For the listing below, show each line that includes the string "distribution".

◆ ◆ ◆ ◆ ◆

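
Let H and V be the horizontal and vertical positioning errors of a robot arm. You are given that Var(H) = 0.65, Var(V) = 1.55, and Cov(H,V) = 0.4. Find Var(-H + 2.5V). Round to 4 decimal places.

Var(-H + 2.5V) = (-1)²·Var(H) + (2.5)²·Var(V) + 2·(-1)·(2.5)·Cov(H,V)
= 1·0.65 + 6.25·1.55 + -5·0.4 = 8.3375

8.3375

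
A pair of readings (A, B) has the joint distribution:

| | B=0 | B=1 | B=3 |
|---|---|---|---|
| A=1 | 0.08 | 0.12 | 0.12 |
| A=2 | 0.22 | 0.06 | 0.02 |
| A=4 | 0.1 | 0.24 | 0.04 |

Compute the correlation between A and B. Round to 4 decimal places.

E[A] = 2.44,  E[B] = 0.96
E[AB] = 2.16
Cov(A,B) = E[AB] − E[A]E[B] = 2.16 − (2.44)(0.96) = -0.1824
V(A) = 1.6464,  V(B) = 1.1184
ρ = -0.1824 / √(1.6464·1.1184) ≈ -0.1344

-0.1344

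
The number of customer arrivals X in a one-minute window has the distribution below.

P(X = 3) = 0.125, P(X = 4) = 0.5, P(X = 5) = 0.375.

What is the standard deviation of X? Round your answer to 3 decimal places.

0.661

E[X] = (3)(0.125) + (4)(0.5) + (5)(0.375) = 4.25
E[X²] = (3)²(0.125) + (4)²(0.5) + (5)²(0.375) = 18.5
Var(X) = E[X²] − (E[X])² = 18.5 − (4.25)² = 0.4375
SD(X) = √0.4375 ≈ 0.661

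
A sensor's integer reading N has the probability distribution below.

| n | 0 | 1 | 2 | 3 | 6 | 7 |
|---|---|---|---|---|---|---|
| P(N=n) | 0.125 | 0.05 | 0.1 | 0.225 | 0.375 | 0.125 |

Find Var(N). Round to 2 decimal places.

E[N] = (0)(0.125) + (1)(0.05) + (2)(0.1) + (3)(0.225) + (6)(0.375) + (7)(0.125) = 4.05
E[N²] = (0)²(0.125) + (1)²(0.05) + (2)²(0.1) + (3)²(0.225) + (6)²(0.375) + (7)²(0.125) = 22.1
Var(N) = E[N²] − (E[N])² = 22.1 − (4.05)² = 5.6975

5.70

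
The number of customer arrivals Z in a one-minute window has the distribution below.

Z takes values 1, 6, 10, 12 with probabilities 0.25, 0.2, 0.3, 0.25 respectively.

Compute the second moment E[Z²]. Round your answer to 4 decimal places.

E[Z²] = (1)²(0.25) + (6)²(0.2) + (10)²(0.3) + (12)²(0.25) = 73.45

73.4500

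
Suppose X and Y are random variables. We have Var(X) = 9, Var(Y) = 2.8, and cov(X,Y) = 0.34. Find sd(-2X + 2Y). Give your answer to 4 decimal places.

Var(-2X + 2Y) = (-2)²·Var(X) + (2)²·Var(Y) + 2·(-2)·(2)·cov(X,Y)
= 4·9 + 4·2.8 + -8·0.34 = 44.48
sd(-2X + 2Y) = √44.48 ≈ 6.6693

6.6693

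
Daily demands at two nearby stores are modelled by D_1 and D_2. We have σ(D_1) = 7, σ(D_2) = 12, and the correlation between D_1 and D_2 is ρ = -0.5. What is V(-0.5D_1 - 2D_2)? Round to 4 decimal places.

504.2500

V(D_1) = (7)² = 49;  V(D_2) = (12)² = 144
cov(D_1,D_2) = ρ·σ(D_1)·σ(D_2) = -0.5·7·12 = -42
V(-0.5D_1 - 2D_2) = (-0.5)²·V(D_1) + (-2)²·V(D_2) + 2·(-0.5)·(-2)·cov(D_1,D_2)
= 0.25·49 + 4·144 + 2·-42 = 504.25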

◆ ◆ ◆ ◆ ◆

Exercise solution:
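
A pair of readings (A, B) has the joint distribution:
The number of customer arrivals X in a one-minute window has the distribution below.
A sensor's integer reading N has the probability distribution below.
The number of customer arrivals Z in a one-minute window has the distribution below.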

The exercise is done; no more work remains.